[Data records]
- - - - - - -

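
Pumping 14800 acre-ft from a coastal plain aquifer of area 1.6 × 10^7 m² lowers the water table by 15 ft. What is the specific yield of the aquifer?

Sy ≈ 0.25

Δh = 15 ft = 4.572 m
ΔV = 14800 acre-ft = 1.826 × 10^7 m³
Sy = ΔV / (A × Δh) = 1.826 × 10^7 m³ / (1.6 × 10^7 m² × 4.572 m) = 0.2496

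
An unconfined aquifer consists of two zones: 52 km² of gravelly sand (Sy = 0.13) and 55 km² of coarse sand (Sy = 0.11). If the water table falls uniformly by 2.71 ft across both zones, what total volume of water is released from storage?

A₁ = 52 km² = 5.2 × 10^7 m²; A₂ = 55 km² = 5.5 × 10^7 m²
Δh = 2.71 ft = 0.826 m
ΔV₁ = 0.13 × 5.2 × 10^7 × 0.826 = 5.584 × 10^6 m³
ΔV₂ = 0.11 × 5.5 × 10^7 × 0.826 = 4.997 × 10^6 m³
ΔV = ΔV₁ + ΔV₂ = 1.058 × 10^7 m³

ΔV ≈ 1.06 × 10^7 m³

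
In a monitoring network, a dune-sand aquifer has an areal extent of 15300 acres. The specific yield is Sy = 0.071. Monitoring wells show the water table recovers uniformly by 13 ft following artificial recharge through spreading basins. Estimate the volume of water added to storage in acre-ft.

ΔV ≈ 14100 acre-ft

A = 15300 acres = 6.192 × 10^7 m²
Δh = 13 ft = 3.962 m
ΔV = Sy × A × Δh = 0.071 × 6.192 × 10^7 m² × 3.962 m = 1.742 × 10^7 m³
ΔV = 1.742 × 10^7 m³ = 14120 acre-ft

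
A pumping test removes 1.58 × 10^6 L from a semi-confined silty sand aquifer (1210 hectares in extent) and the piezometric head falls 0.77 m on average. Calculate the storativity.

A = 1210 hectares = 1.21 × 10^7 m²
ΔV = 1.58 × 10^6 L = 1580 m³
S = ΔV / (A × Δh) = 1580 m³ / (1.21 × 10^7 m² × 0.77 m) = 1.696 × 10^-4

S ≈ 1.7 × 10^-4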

- - - - - - -

- _Task brief_
Produce exactly the lines from the one containing "A pumping test" through the final line of the records above, both included, and no others.

- _Expected answer_
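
A pumping test removes 1.58 × 10^6 L from a semi-confined silty sand aquifer (1210 hectares in extent) and the piezometric head falls 0.77 m on average. Calculate the storativity.

A = 1210 hectares = 1.21 × 10^7 m²
ΔV = 1.58 × 10^6 L = 1580 m³
S = ΔV / (A × Δh) = 1580 m³ / (1.21 × 10^7 m² × 0.77 m) = 1.696 × 10^-4

S ≈ 1.7 × 10^-4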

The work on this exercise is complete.